» SUPPLIED DATA:
================
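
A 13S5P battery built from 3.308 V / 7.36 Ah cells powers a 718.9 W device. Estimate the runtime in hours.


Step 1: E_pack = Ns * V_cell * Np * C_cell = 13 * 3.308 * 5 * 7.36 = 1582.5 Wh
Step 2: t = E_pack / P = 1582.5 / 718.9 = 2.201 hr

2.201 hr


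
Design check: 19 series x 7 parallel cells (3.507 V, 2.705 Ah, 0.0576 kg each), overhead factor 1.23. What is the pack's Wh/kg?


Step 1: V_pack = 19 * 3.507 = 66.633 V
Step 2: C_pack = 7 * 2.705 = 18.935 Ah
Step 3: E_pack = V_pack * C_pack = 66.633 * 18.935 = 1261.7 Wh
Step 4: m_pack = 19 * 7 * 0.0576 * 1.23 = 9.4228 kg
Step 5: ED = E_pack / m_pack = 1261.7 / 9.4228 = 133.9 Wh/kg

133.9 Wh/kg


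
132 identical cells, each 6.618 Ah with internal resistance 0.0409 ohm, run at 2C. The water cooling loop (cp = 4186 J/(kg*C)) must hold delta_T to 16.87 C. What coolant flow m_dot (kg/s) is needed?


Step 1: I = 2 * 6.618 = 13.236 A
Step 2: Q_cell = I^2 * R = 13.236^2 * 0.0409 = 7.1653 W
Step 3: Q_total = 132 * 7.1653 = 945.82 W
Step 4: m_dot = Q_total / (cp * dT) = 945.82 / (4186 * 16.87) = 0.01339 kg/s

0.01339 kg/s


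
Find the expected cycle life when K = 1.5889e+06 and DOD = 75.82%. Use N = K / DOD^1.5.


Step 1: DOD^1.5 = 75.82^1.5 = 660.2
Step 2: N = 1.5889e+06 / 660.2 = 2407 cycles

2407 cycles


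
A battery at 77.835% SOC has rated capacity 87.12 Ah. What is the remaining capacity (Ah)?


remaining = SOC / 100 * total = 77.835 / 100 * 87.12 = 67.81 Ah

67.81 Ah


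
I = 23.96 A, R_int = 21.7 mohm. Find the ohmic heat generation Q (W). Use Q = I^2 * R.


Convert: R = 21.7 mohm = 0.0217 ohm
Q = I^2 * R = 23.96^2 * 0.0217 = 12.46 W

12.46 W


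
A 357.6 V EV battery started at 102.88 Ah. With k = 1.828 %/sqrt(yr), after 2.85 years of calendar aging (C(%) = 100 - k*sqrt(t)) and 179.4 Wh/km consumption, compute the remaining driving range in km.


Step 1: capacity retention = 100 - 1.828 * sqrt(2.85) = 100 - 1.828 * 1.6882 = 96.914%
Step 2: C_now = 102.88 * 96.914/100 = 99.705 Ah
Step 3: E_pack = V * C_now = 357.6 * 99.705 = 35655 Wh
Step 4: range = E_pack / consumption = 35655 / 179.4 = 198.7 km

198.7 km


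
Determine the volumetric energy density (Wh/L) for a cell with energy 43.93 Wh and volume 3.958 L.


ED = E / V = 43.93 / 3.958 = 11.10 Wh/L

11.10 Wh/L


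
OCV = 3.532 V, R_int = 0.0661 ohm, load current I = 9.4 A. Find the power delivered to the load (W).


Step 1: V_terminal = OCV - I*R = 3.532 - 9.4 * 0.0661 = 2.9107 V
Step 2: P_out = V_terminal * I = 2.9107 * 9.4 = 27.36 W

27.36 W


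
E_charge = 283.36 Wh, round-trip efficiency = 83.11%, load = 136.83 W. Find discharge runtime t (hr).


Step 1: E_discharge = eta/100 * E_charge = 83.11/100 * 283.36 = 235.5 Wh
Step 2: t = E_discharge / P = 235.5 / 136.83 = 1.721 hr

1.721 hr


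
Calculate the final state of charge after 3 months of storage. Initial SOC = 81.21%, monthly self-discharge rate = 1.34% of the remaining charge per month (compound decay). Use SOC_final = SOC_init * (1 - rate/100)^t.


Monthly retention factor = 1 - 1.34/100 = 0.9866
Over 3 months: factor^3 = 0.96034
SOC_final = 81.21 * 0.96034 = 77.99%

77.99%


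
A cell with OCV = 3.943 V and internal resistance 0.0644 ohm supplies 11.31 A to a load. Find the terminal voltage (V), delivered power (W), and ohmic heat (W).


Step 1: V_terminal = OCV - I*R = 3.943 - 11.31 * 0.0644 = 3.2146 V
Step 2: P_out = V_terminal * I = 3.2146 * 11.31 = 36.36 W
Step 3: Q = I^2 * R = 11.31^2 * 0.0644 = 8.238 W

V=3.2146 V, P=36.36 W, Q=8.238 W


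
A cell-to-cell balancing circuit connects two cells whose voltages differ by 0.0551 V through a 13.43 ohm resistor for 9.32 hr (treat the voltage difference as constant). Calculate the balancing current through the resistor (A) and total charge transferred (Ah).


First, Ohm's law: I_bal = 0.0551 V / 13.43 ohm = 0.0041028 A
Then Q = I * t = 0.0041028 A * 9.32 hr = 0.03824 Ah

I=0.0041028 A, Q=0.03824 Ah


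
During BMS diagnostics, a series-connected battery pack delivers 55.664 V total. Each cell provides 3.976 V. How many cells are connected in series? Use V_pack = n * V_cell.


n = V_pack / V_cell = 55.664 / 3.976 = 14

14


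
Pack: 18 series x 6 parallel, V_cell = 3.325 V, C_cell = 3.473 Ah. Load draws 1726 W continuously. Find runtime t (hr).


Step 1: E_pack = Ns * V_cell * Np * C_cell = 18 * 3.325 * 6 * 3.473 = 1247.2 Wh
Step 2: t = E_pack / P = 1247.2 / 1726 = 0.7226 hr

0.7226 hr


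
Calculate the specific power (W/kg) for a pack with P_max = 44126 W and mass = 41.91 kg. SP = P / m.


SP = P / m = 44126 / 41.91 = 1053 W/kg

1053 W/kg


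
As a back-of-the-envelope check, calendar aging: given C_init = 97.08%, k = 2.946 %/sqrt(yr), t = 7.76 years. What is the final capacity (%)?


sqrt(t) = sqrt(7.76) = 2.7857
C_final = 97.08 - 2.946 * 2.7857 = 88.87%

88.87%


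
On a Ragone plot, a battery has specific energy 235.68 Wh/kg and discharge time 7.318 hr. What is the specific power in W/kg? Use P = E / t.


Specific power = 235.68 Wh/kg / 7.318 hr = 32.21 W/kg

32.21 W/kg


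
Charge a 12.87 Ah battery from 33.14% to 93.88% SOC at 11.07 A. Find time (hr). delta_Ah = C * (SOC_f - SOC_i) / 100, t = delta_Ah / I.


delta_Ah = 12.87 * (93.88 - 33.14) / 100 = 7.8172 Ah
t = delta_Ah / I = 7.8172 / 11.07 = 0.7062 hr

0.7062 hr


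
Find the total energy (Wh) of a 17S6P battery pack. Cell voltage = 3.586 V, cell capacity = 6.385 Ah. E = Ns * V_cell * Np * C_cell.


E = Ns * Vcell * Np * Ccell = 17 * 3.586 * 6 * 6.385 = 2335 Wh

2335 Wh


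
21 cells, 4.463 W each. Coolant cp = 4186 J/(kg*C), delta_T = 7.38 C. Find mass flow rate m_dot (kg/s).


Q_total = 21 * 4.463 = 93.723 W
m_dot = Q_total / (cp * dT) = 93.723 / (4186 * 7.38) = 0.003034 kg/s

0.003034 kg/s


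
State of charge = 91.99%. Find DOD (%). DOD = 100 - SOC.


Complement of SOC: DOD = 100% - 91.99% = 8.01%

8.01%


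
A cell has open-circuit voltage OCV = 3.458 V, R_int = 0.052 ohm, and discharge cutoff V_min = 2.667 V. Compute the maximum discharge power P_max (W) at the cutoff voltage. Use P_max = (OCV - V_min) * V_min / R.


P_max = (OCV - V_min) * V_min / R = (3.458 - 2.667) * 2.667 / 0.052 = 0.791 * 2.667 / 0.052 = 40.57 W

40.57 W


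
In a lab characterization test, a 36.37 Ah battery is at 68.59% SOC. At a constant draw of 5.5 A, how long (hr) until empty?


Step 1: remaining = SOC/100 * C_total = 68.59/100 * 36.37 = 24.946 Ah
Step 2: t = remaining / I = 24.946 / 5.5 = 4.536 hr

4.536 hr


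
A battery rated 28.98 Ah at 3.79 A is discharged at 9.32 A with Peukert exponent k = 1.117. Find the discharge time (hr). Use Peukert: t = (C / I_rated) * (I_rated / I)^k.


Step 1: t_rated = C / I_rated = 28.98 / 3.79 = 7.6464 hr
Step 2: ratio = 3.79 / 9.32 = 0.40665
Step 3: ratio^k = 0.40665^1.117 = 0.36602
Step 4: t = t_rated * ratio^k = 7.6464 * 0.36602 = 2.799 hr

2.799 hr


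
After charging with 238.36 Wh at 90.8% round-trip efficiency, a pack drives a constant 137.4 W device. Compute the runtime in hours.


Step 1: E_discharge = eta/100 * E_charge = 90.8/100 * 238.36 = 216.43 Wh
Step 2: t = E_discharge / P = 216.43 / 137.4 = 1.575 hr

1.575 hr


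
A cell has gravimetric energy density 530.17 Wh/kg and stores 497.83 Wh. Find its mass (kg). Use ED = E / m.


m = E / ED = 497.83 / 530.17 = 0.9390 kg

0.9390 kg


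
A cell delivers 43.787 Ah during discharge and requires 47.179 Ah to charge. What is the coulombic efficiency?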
================
» PROBLEM TO SOLVE:
Each of the lines from the one that contains "A cell has open-circuit" through the last line of the data needs to be repeated exactly, with no others.

» SOLUTION FOR THIS TASK:
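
A cell has open-circuit voltage OCV = 3.458 V, R_int = 0.052 ohm, and discharge cutoff V_min = 2.667 V. Compute the maximum discharge power P_max (W) at the cutoff voltage. Use P_max = (OCV - V_min) * V_min / R.


P_max = (OCV - V_min) * V_min / R = (3.458 - 2.667) * 2.667 / 0.052 = 0.791 * 2.667 / 0.052 = 40.57 W

40.57 W


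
In a lab characterization test, a 36.37 Ah battery is at 68.59% SOC. At a constant draw of 5.5 A, how long (hr) until empty?


Step 1: remaining = SOC/100 * C_total = 68.59/100 * 36.37 = 24.946 Ah
Step 2: t = remaining / I = 24.946 / 5.5 = 4.536 hr

4.536 hr


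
A battery rated 28.98 Ah at 3.79 A is discharged at 9.32 A with Peukert exponent k = 1.117. Find the discharge time (hr). Use Peukert: t = (C / I_rated) * (I_rated / I)^k.


Step 1: t_rated = C / I_rated = 28.98 / 3.79 = 7.6464 hr
Step 2: ratio = 3.79 / 9.32 = 0.40665
Step 3: ratio^k = 0.40665^1.117 = 0.36602
Step 4: t = t_rated * ratio^k = 7.6464 * 0.36602 = 2.799 hr

2.799 hr


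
After charging with 238.36 Wh at 90.8% round-trip efficiency, a pack drives a constant 137.4 W device. Compute the runtime in hours.


Step 1: E_discharge = eta/100 * E_charge = 90.8/100 * 238.36 = 216.43 Wh
Step 2: t = E_discharge / P = 216.43 / 137.4 = 1.575 hr

1.575 hr


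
A cell has gravimetric energy density 530.17 Wh/kg and stores 497.83 Wh. Find its mass (kg). Use ED = E / m.


m = E / ED = 497.83 / 530.17 = 0.9390 kg

0.9390 kg


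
A cell delivers 43.787 Ah during discharge and requires 47.179 Ah to charge. What is the coulombic efficiency?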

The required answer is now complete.